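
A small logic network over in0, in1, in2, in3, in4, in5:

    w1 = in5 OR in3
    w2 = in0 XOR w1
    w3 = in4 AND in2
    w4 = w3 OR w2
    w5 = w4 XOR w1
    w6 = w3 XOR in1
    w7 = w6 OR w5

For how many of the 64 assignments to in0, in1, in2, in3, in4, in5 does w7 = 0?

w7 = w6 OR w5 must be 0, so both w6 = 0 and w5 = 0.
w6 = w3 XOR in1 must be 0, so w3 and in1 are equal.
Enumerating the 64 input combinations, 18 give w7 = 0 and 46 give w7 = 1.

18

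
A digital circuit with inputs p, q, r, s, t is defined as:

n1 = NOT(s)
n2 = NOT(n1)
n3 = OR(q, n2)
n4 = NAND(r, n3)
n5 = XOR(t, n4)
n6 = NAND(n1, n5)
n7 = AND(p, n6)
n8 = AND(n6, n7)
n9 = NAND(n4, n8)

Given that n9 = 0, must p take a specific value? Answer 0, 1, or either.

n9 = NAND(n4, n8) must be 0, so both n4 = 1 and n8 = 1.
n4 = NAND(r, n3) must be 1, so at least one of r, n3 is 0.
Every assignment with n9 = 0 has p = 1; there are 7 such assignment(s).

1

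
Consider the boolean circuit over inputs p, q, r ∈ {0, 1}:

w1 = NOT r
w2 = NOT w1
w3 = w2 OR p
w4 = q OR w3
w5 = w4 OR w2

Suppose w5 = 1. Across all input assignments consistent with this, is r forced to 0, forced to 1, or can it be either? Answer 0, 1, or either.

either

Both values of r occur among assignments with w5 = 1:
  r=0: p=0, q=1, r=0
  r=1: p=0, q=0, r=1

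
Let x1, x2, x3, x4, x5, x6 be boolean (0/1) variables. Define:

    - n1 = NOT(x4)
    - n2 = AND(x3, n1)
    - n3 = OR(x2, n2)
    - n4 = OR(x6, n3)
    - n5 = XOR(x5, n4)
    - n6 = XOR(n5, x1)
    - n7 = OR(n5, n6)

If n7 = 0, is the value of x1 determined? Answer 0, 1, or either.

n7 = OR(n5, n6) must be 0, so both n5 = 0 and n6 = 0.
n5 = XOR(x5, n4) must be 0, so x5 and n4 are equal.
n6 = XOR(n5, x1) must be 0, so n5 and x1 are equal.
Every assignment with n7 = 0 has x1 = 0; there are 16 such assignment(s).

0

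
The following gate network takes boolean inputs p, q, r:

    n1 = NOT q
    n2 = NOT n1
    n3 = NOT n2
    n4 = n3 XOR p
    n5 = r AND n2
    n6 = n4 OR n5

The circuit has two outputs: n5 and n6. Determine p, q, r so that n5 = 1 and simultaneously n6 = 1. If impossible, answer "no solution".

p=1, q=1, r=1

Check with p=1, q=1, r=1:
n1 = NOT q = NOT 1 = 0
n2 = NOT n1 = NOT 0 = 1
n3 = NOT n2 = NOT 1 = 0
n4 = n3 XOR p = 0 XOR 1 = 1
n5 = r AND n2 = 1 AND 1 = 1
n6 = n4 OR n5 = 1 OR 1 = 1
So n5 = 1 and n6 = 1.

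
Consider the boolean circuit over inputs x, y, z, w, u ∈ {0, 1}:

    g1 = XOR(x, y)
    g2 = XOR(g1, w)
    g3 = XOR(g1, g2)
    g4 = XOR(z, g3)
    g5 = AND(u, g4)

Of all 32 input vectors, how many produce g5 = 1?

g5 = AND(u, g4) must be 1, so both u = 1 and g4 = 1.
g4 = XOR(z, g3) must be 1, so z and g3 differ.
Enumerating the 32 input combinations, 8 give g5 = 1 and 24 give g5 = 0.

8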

==

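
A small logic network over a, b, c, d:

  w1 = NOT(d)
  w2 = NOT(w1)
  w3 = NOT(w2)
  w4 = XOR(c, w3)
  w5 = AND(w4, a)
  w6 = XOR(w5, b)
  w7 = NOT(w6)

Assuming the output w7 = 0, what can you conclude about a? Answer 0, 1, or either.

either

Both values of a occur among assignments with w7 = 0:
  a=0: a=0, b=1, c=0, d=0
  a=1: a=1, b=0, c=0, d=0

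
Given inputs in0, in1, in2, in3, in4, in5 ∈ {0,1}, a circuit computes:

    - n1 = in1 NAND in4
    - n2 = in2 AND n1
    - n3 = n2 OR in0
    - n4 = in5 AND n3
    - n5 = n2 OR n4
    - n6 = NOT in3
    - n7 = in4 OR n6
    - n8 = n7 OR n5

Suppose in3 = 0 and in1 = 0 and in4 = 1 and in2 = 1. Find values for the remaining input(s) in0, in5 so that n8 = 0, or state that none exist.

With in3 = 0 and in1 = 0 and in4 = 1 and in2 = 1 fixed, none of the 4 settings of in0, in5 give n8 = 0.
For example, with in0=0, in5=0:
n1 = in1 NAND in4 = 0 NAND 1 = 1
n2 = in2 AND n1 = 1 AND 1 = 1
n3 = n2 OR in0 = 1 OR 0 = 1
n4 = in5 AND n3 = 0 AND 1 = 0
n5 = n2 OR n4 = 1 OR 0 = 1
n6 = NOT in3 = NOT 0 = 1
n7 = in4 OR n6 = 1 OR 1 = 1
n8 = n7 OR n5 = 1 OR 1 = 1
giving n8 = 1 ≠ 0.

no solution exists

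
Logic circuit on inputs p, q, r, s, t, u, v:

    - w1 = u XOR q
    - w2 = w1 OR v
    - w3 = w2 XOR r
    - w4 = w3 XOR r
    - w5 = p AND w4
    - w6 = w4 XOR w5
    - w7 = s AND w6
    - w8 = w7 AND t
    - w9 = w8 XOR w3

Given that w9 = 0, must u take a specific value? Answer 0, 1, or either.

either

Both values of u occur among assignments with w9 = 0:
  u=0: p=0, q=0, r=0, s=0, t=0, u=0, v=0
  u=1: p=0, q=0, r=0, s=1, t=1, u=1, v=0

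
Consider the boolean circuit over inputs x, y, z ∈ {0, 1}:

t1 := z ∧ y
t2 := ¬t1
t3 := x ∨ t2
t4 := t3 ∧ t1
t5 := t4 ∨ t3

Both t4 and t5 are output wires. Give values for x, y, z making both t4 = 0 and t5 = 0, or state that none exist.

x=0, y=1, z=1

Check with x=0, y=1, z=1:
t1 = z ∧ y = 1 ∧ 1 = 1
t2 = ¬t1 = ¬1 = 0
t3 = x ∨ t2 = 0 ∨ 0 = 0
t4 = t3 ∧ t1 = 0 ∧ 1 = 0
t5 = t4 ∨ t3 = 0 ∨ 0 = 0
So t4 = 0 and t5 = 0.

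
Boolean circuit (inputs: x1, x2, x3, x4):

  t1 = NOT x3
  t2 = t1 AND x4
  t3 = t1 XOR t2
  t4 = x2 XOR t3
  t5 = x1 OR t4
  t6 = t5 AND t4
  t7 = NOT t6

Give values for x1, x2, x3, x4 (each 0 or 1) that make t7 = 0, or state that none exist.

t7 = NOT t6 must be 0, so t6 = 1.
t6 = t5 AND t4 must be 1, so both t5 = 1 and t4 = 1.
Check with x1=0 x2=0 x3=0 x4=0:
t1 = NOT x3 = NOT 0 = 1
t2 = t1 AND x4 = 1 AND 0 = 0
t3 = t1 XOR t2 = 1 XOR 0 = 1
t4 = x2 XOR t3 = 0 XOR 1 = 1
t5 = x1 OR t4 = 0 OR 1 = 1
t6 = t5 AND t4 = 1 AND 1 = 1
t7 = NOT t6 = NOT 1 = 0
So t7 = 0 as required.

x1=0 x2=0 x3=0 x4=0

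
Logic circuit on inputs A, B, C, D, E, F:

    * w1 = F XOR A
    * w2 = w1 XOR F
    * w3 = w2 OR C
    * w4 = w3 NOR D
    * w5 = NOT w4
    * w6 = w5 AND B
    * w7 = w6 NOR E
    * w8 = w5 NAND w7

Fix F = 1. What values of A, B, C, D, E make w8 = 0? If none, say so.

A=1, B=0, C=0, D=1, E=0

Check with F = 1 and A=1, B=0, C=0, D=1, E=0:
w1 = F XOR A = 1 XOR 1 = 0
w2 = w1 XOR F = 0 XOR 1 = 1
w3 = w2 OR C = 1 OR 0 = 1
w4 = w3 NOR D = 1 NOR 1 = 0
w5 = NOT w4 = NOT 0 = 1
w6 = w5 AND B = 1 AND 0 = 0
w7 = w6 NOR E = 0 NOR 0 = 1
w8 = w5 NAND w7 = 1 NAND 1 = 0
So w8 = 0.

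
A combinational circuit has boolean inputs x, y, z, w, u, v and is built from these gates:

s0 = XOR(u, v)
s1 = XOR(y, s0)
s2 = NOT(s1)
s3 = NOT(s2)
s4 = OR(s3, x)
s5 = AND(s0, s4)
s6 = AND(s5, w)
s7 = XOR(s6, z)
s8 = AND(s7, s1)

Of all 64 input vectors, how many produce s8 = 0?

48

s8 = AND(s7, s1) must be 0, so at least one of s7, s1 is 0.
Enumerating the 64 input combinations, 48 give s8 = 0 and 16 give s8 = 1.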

> **Work item**
The answer is the lines above between the line holding "- w8 = w7 AND t" and the line holding "s3 = NOT(s2)", inclusive, each written out exactly, and no others.

> **Output**
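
    - w8 = w7 AND t
    - w9 = w8 XOR w3

Given that w9 = 0, must u take a specific value? Answer 0, 1, or either.

either

Both values of u occur among assignments with w9 = 0:
  u=0: p=0, q=0, r=0, s=0, t=0, u=0, v=0
  u=1: p=0, q=0, r=0, s=1, t=1, u=1, v=0

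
Consider the boolean circuit over inputs x, y, z ∈ {0, 1}:

t1 := z ∧ y
t2 := ¬t1
t3 := x ∨ t2
t4 := t3 ∧ t1
t5 := t4 ∨ t3

Both t4 and t5 are output wires. Give values for x, y, z making both t4 = 0 and t5 = 0, or state that none exist.

x=0, y=1, z=1

Check with x=0, y=1, z=1:
t1 = z ∧ y = 1 ∧ 1 = 1
t2 = ¬t1 = ¬1 = 0
t3 = x ∨ t2 = 0 ∨ 0 = 0
t4 = t3 ∧ t1 = 0 ∧ 1 = 0
t5 = t4 ∨ t3 = 0 ∨ 0 = 0
So t4 = 0 and t5 = 0.

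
Boolean circuit (inputs: x1, x2, x3, x4):

  t1 = NOT x3
  t2 = t1 AND x4
  t3 = t1 XOR t2
  t4 = x2 XOR t3
  t5 = x1 OR t4
  t6 = t5 AND t4
  t7 = NOT t6

Give values for x1, x2, x3, x4 (each 0 or 1) that make t7 = 0, or state that none exist.

t7 = NOT t6 must be 0, so t6 = 1.
t6 = t5 AND t4 must be 1, so both t5 = 1 and t4 = 1.
Check with x1=0 x2=0 x3=0 x4=0:
t1 = NOT x3 = NOT 0 = 1
t2 = t1 AND x4 = 1 AND 0 = 0
t3 = t1 XOR t2 = 1 XOR 0 = 1
t4 = x2 XOR t3 = 0 XOR 1 = 1
t5 = x1 OR t4 = 0 OR 1 = 1
t6 = t5 AND t4 = 1 AND 1 = 1
t7 = NOT t6 = NOT 1 = 0
So t7 = 0 as required.

x1=0 x2=0 x3=0 x4=0

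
Logic circuit on inputs A, B, C, D, E, F:

    * w1 = F XOR A
    * w2 = w1 XOR F
    * w3 = w2 OR C
    * w4 = w3 NOR D
    * w5 = NOT w4
    * w6 = w5 AND B
    * w7 = w6 NOR E
    * w8 = w5 NAND w7

Fix F = 1. What values of A, B, C, D, E make w8 = 0? If none, say so.

A=1, B=0, C=0, D=1, E=0

Check with F = 1 and A=1, B=0, C=0, D=1, E=0:
w1 = F XOR A = 1 XOR 1 = 0
w2 = w1 XOR F = 0 XOR 1 = 1
w3 = w2 OR C = 1 OR 0 = 1
w4 = w3 NOR D = 1 NOR 1 = 0
w5 = NOT w4 = NOT 0 = 1
w6 = w5 AND B = 1 AND 0 = 0
w7 = w6 NOR E = 0 NOR 0 = 1
w8 = w5 NAND w7 = 1 NAND 1 = 0
So w8 = 0.

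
A combinational circuit has boolean inputs x, y, z, w, u, v and is built from these gates:

s0 = XOR(u, v)
s1 = XOR(y, s0)
s2 = NOT(s1)
s3 = NOT(s2)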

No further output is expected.